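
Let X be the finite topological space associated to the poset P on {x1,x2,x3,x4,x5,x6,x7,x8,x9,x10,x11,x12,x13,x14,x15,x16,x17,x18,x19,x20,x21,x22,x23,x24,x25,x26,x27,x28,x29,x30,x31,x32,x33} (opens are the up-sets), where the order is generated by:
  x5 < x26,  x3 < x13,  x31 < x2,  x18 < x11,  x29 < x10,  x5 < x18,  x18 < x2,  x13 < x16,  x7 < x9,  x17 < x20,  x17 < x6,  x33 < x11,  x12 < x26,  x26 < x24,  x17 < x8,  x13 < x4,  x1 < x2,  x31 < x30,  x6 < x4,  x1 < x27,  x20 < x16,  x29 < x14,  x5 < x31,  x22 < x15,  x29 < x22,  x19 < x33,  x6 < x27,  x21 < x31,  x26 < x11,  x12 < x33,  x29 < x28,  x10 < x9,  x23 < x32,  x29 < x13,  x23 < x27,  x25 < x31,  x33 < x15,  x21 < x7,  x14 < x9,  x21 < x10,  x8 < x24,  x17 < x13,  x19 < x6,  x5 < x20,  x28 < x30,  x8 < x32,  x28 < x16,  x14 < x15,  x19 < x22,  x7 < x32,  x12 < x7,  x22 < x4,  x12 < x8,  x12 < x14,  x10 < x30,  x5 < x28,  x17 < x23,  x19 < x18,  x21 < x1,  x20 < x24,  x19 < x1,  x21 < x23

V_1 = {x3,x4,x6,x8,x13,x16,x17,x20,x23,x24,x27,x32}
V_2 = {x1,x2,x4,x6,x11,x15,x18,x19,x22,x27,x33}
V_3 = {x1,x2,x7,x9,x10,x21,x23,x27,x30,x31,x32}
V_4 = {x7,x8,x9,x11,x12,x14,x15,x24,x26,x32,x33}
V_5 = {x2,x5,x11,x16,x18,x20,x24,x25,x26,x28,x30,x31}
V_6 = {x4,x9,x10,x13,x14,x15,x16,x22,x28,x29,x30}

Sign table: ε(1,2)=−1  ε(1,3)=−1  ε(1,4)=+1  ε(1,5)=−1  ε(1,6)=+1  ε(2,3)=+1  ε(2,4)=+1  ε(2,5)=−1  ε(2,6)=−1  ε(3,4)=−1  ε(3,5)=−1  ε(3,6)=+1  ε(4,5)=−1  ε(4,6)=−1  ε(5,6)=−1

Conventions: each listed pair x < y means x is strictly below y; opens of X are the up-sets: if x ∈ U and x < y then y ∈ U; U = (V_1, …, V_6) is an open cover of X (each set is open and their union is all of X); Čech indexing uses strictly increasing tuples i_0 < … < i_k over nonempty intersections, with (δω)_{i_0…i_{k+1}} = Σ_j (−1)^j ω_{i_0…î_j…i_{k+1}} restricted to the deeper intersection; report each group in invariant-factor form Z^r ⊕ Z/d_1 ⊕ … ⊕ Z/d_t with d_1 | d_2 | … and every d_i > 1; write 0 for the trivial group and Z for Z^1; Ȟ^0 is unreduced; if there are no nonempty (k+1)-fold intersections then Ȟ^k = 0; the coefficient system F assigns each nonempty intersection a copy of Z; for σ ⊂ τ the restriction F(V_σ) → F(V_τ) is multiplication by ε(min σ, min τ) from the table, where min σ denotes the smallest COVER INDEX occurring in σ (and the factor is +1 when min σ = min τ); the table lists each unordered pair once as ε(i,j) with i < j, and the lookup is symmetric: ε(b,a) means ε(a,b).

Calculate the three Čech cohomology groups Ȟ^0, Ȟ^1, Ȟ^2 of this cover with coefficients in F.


nonempty intersections:
  V12={x4,x6,x27} V13={x23,x27,x32} V14={x8,x24,x32} V15={x16,x20,x24} V16={x4,x13,x16} V23={x1,x2,x27} V24={x11,x15,x33} V25={x2,x11,x18} V26={x4,x15,x22} V34={x7,x9,x32} V35={x2,x30,x31} V36={x9,x10,x30} V45={x11,x24,x26} V46={x9,x14,x15} V56={x16,x28,x30}
  V123={x27} V126={x4} V134={x32} V145={x24} V156={x16} V235={x2} V245={x11} V246={x15} V346={x9} V356={x30}
C dims 6,15,10; δ0: rk 6, SNF 1^5·2; δ1: rk 9, SNF 1^9
Ȟ^0: (6−6)−0=0 ⇒ 0
Ȟ^1: (15−9)−6=0 plus torsion [2] ⇒ Z/2
Ȟ^2: (10−0)−9=1 ⇒ Z

Ȟ^0 = 0, Ȟ^1 = Z/2, Ȟ^2 = Z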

WHAT YOU WILL DO: All entries should be restated word for word.

COMPLETED TASK:
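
Let X be the finite topological space associated to the poset P on {x1,x2,x3,x4,x5,x6,x7,x8,x9,x10,x11,x12,x13,x14,x15,x16,x17,x18,x19,x20,x21,x22,x23,x24,x25,x26,x27,x28,x29,x30,x31,x32,x33} (opens are the up-sets), where the order is generated by:
  x5 < x26,  x3 < x13,  x31 < x2,  x18 < x11,  x29 < x10,  x5 < x18,  x18 < x2,  x13 < x16,  x7 < x9,  x17 < x20,  x17 < x6,  x33 < x11,  x12 < x26,  x26 < x24,  x17 < x8,  x13 < x4,  x1 < x2,  x31 < x30,  x6 < x4,  x1 < x27,  x20 < x16,  x29 < x14,  x5 < x31,  x22 < x15,  x29 < x22,  x19 < x33,  x6 < x27,  x21 < x31,  x26 < x11,  x12 < x33,  x29 < x28,  x10 < x9,  x23 < x32,  x29 < x13,  x23 < x27,  x25 < x31,  x33 < x15,  x21 < x7,  x14 < x9,  x21 < x10,  x8 < x24,  x17 < x13,  x19 < x6,  x5 < x20,  x28 < x30,  x8 < x32,  x28 < x16,  x14 < x15,  x19 < x22,  x7 < x32,  x12 < x7,  x22 < x4,  x12 < x8,  x12 < x14,  x10 < x30,  x5 < x28,  x17 < x23,  x19 < x18,  x21 < x1,  x20 < x24,  x19 < x1,  x21 < x23

V_1 = {x3,x4,x6,x8,x13,x16,x17,x20,x23,x24,x27,x32}
V_2 = {x1,x2,x4,x6,x11,x15,x18,x19,x22,x27,x33}
V_3 = {x1,x2,x7,x9,x10,x21,x23,x27,x30,x31,x32}
V_4 = {x7,x8,x9,x11,x12,x14,x15,x24,x26,x32,x33}
V_5 = {x2,x5,x11,x16,x18,x20,x24,x25,x26,x28,x30,x31}
V_6 = {x4,x9,x10,x13,x14,x15,x16,x22,x28,x29,x30}

Sign table: ε(1,2)=−1  ε(1,3)=−1  ε(1,4)=+1  ε(1,5)=−1  ε(1,6)=+1  ε(2,3)=+1  ε(2,4)=+1  ε(2,5)=−1  ε(2,6)=−1  ε(3,4)=−1  ε(3,5)=−1  ε(3,6)=+1  ε(4,5)=−1  ε(4,6)=−1  ε(5,6)=−1

Conventions: each listed pair x < y means x is strictly below y; opens of X are the up-sets: if x ∈ U and x < y then y ∈ U; U = (V_1, …, V_6) is an open cover of X (each set is open and their union is all of X); Čech indexing uses strictly increasing tuples i_0 < … < i_k over nonempty intersections, with (δω)_{i_0…i_{k+1}} = Σ_j (−1)^j ω_{i_0…î_j…i_{k+1}} restricted to the deeper intersection; report each group in invariant-factor form Z^r ⊕ Z/d_1 ⊕ … ⊕ Z/d_t with d_1 | d_2 | … and every d_i > 1; write 0 for the trivial group and Z for Z^1; Ȟ^0 is unreduced; if there are no nonempty (k+1)-fold intersections then Ȟ^k = 0; the coefficient system F assigns each nonempty intersection a copy of Z; for σ ⊂ τ the restriction F(V_σ) → F(V_τ) is multiplication by ε(min σ, min τ) from the table, where min σ denotes the smallest COVER INDEX occurring in σ (and the factor is +1 when min σ = min τ); the table lists each unordered pair once as ε(i,j) with i < j, and the lookup is symmetric: ε(b,a) means ε(a,b).

Calculate the three Čech cohomology groups Ȟ^0, Ȟ^1, Ȟ^2 of this cover with coefficients in F.


nonempty intersections:
  V12={x4,x6,x27} V13={x23,x27,x32} V14={x8,x24,x32} V15={x16,x20,x24} V16={x4,x13,x16} V23={x1,x2,x27} V24={x11,x15,x33} V25={x2,x11,x18} V26={x4,x15,x22} V34={x7,x9,x32} V35={x2,x30,x31} V36={x9,x10,x30} V45={x11,x24,x26} V46={x9,x14,x15} V56={x16,x28,x30}
  V123={x27} V126={x4} V134={x32} V145={x24} V156={x16} V235={x2} V245={x11} V246={x15} V346={x9} V356={x30}
C dims 6,15,10; δ0: rk 6, SNF 1^5·2; δ1: rk 9, SNF 1^9
Ȟ^0: (6−6)−0=0 ⇒ 0
Ȟ^1: (15−9)−6=0 plus torsion [2] ⇒ Z/2
Ȟ^2: (10−0)−9=1 ⇒ Z

Ȟ^0 = 0, Ȟ^1 = Z/2, Ȟ^2 = Z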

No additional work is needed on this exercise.